(Task brief) For each entry below, output it exactly as it stands.

(Working data begins)

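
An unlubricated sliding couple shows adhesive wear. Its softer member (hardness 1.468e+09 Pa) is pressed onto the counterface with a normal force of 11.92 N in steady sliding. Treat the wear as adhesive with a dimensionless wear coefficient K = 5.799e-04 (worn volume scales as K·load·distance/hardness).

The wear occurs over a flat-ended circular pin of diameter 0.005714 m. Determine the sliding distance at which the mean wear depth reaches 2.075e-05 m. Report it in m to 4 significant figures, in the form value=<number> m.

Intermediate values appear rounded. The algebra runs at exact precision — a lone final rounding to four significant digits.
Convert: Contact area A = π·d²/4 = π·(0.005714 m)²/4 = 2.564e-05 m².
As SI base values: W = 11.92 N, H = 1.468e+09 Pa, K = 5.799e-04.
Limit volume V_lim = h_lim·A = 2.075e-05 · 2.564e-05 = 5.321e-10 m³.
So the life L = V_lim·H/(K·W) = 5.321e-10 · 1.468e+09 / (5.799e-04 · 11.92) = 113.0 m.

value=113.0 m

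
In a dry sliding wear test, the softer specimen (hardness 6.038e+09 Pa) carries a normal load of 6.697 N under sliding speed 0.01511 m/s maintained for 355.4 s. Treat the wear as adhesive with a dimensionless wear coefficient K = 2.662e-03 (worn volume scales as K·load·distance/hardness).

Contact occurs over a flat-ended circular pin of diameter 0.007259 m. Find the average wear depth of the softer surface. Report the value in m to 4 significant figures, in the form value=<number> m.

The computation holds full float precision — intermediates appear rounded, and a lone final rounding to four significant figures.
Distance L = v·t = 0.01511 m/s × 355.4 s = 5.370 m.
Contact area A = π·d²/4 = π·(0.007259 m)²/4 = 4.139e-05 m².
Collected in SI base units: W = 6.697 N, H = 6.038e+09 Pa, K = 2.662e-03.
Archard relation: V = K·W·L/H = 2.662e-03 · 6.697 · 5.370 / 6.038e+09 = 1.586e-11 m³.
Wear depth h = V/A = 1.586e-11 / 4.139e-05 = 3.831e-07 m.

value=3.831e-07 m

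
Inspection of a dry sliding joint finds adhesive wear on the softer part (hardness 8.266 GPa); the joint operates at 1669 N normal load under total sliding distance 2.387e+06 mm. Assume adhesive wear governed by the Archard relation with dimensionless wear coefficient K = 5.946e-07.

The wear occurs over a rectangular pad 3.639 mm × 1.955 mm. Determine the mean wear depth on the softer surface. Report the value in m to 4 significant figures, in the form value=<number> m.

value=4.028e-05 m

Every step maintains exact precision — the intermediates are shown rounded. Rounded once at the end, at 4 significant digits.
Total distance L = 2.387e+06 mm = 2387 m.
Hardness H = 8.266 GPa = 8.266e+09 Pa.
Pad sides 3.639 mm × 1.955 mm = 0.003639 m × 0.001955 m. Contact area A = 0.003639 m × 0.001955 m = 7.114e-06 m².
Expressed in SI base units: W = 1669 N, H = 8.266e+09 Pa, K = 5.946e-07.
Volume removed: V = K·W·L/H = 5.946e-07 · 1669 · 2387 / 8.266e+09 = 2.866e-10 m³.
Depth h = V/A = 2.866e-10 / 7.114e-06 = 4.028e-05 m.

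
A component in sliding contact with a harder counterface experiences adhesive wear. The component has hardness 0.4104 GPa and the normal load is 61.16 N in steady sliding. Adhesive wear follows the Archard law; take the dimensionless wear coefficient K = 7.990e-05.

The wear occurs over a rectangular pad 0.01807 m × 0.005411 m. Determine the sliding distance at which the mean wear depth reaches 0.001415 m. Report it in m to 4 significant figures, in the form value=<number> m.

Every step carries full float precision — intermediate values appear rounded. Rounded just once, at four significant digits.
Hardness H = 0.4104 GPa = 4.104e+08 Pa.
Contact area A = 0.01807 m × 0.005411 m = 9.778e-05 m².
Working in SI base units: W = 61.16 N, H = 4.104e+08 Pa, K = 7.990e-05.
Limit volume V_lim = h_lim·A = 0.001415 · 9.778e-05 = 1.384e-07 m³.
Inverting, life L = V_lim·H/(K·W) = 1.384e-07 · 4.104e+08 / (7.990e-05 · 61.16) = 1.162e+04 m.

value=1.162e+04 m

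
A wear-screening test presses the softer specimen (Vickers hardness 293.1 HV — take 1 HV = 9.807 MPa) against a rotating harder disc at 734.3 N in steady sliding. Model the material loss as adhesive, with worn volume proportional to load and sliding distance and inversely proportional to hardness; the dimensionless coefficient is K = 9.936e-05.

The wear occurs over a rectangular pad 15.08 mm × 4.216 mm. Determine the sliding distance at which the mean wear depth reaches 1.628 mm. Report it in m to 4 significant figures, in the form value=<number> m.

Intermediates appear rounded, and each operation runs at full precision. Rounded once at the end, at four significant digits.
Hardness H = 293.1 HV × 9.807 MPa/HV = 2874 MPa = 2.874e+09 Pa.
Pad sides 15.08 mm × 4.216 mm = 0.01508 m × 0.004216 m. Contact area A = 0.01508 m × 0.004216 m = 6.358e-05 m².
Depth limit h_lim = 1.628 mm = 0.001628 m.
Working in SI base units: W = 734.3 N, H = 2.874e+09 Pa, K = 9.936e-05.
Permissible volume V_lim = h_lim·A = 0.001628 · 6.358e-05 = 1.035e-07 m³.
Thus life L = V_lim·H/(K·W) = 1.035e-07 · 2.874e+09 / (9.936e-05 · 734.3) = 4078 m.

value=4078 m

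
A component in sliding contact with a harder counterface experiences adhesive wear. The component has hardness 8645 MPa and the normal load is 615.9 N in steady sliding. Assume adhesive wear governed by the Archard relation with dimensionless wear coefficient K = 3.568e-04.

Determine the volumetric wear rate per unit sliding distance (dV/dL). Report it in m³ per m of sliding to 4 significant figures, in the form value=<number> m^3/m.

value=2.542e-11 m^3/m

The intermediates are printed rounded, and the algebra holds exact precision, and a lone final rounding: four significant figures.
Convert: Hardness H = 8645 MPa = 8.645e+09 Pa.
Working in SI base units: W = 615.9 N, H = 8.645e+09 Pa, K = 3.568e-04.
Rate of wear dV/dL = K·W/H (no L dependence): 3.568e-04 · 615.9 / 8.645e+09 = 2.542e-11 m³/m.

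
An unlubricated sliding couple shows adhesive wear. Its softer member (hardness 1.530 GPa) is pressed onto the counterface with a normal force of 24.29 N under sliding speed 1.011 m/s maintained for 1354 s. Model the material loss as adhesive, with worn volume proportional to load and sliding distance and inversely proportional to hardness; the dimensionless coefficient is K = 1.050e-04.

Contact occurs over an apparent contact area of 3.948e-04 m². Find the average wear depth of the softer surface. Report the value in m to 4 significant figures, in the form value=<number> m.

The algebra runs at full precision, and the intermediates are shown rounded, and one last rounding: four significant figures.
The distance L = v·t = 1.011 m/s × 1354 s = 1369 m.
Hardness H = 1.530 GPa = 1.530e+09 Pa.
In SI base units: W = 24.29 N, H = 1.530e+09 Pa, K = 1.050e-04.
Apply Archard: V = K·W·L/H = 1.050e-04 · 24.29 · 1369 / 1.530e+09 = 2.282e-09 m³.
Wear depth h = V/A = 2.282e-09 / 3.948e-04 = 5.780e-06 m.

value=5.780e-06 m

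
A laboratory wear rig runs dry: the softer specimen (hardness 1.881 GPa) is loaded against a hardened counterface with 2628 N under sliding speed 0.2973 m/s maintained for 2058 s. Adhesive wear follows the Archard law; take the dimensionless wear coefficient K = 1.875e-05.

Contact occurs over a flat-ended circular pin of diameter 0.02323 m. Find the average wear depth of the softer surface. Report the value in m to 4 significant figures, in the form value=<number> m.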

(Working data ends)

(Answer to this exercise)
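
An unlubricated sliding couple shows adhesive wear. Its softer member (hardness 1.468e+09 Pa) is pressed onto the counterface with a normal force of 11.92 N in steady sliding. Treat the wear as adhesive with a dimensionless wear coefficient K = 5.799e-04 (worn volume scales as K·load·distance/hardness).

The wear occurs over a flat-ended circular pin of diameter 0.005714 m. Determine the sliding distance at which the mean wear depth reaches 2.075e-05 m. Report it in m to 4 significant figures, in the form value=<number> m.

Intermediate values appear rounded. The algebra runs at exact precision — a lone final rounding to four significant digits.
Convert: Contact area A = π·d²/4 = π·(0.005714 m)²/4 = 2.564e-05 m².
As SI base values: W = 11.92 N, H = 1.468e+09 Pa, K = 5.799e-04.
Limit volume V_lim = h_lim·A = 2.075e-05 · 2.564e-05 = 5.321e-10 m³.
So the life L = V_lim·H/(K·W) = 5.321e-10 · 1.468e+09 / (5.799e-04 · 11.92) = 113.0 m.

value=113.0 m

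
In a dry sliding wear test, the softer specimen (hardness 6.038e+09 Pa) carries a normal load of 6.697 N under sliding speed 0.01511 m/s maintained for 355.4 s. Treat the wear as adhesive with a dimensionless wear coefficient K = 2.662e-03 (worn volume scales as K·load·distance/hardness).

Contact occurs over a flat-ended circular pin of diameter 0.007259 m. Find the average wear depth of the softer surface. Report the value in m to 4 significant figures, in the form value=<number> m.

The computation holds full float precision — intermediates appear rounded, and a lone final rounding to four significant figures.
Distance L = v·t = 0.01511 m/s × 355.4 s = 5.370 m.
Contact area A = π·d²/4 = π·(0.007259 m)²/4 = 4.139e-05 m².
Collected in SI base units: W = 6.697 N, H = 6.038e+09 Pa, K = 2.662e-03.
Archard relation: V = K·W·L/H = 2.662e-03 · 6.697 · 5.370 / 6.038e+09 = 1.586e-11 m³.
Wear depth h = V/A = 1.586e-11 / 4.139e-05 = 3.831e-07 m.

value=3.831e-07 m

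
Inspection of a dry sliding joint finds adhesive wear on the softer part (hardness 8.266 GPa); the joint operates at 1669 N normal load under total sliding distance 2.387e+06 mm. Assume adhesive wear governed by the Archard relation with dimensionless wear coefficient K = 5.946e-07.

The wear occurs over a rectangular pad 3.639 mm × 1.955 mm. Determine the mean wear depth on the softer surface. Report the value in m to 4 significant figures, in the form value=<number> m.

value=4.028e-05 m

Every step maintains exact precision — the intermediates are shown rounded. Rounded once at the end, at 4 significant digits.
Total distance L = 2.387e+06 mm = 2387 m.
Hardness H = 8.266 GPa = 8.266e+09 Pa.
Pad sides 3.639 mm × 1.955 mm = 0.003639 m × 0.001955 m. Contact area A = 0.003639 m × 0.001955 m = 7.114e-06 m².
Expressed in SI base units: W = 1669 N, H = 8.266e+09 Pa, K = 5.946e-07.
Volume removed: V = K·W·L/H = 5.946e-07 · 1669 · 2387 / 8.266e+09 = 2.866e-10 m³.
Depth h = V/A = 2.866e-10 / 7.114e-06 = 4.028e-05 m.

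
A component in sliding contact with a harder counterface experiences adhesive wear. The component has hardness 0.4104 GPa and the normal load is 61.16 N in steady sliding. Adhesive wear follows the Archard law; take the dimensionless wear coefficient K = 7.990e-05.

The wear occurs over a rectangular pad 0.01807 m × 0.005411 m. Determine the sliding distance at which the mean wear depth reaches 0.001415 m. Report it in m to 4 significant figures, in the form value=<number> m.

Every step carries full float precision — intermediate values appear rounded. Rounded just once, at four significant digits.
Hardness H = 0.4104 GPa = 4.104e+08 Pa.
Contact area A = 0.01807 m × 0.005411 m = 9.778e-05 m².
Working in SI base units: W = 61.16 N, H = 4.104e+08 Pa, K = 7.990e-05.
Limit volume V_lim = h_lim·A = 0.001415 · 9.778e-05 = 1.384e-07 m³.
Inverting, life L = V_lim·H/(K·W) = 1.384e-07 · 4.104e+08 / (7.990e-05 · 61.16) = 1.162e+04 m.

value=1.162e+04 m

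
A wear-screening test presses the softer specimen (Vickers hardness 293.1 HV — take 1 HV = 9.807 MPa) against a rotating harder disc at 734.3 N in steady sliding. Model the material loss as adhesive, with worn volume proportional to load and sliding distance and inversely proportional to hardness; the dimensionless coefficient is K = 9.936e-05.

The wear occurs over a rectangular pad 15.08 mm × 4.216 mm. Determine the sliding distance at which the mean wear depth reaches 1.628 mm. Report it in m to 4 significant figures, in the form value=<number> m.

Intermediates appear rounded, and each operation runs at full precision. Rounded once at the end, at four significant digits.
Hardness H = 293.1 HV × 9.807 MPa/HV = 2874 MPa = 2.874e+09 Pa.
Pad sides 15.08 mm × 4.216 mm = 0.01508 m × 0.004216 m. Contact area A = 0.01508 m × 0.004216 m = 6.358e-05 m².
Depth limit h_lim = 1.628 mm = 0.001628 m.
Working in SI base units: W = 734.3 N, H = 2.874e+09 Pa, K = 9.936e-05.
Permissible volume V_lim = h_lim·A = 0.001628 · 6.358e-05 = 1.035e-07 m³.
Thus life L = V_lim·H/(K·W) = 1.035e-07 · 2.874e+09 / (9.936e-05 · 734.3) = 4078 m.

value=4078 m

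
A component in sliding contact with a harder counterface experiences adhesive wear. The component has hardness 8645 MPa and the normal load is 615.9 N in steady sliding. Assume adhesive wear governed by the Archard relation with dimensionless wear coefficient K = 3.568e-04.

Determine the volumetric wear rate per unit sliding distance (dV/dL). Report it in m³ per m of sliding to 4 significant figures, in the form value=<number> m^3/m.

value=2.542e-11 m^3/m

The intermediates are printed rounded, and the algebra holds exact precision, and a lone final rounding: four significant figures.
Convert: Hardness H = 8645 MPa = 8.645e+09 Pa.
Working in SI base units: W = 615.9 N, H = 8.645e+09 Pa, K = 3.568e-04.
Rate of wear dV/dL = K·W/H (no L dependence): 3.568e-04 · 615.9 / 8.645e+09 = 2.542e-11 m³/m.

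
An unlubricated sliding couple shows adhesive wear. Its softer member (hardness 1.530 GPa) is pressed onto the counterface with a normal force of 24.29 N under sliding speed 1.011 m/s maintained for 1354 s. Model the material loss as adhesive, with worn volume proportional to load and sliding distance and inversely proportional to hardness; the dimensionless coefficient is K = 1.050e-04.

Contact occurs over an apparent contact area of 3.948e-04 m². Find the average wear depth of the softer surface. Report the value in m to 4 significant figures, in the form value=<number> m.

The algebra runs at full precision, and the intermediates are shown rounded, and one last rounding: four significant figures.
The distance L = v·t = 1.011 m/s × 1354 s = 1369 m.
Hardness H = 1.530 GPa = 1.530e+09 Pa.
In SI base units: W = 24.29 N, H = 1.530e+09 Pa, K = 1.050e-04.
Apply Archard: V = K·W·L/H = 1.050e-04 · 24.29 · 1369 / 1.530e+09 = 2.282e-09 m³.
Wear depth h = V/A = 2.282e-09 / 3.948e-04 = 5.780e-06 m.

value=5.780e-06 m

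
A laboratory wear rig runs dry: the softer specimen (hardness 1.881 GPa) is loaded against a hardened counterface with 2628 N under sliding speed 0.2973 m/s maintained for 2058 s. Adhesive wear follows the Archard law; take the dimensionless wear coefficient K = 1.875e-05.

Contact occurs over a flat-ended circular pin of diameter 0.02323 m. Find the average wear depth of the softer surface. Report the value in m to 4 significant figures, in the form value=<number> m.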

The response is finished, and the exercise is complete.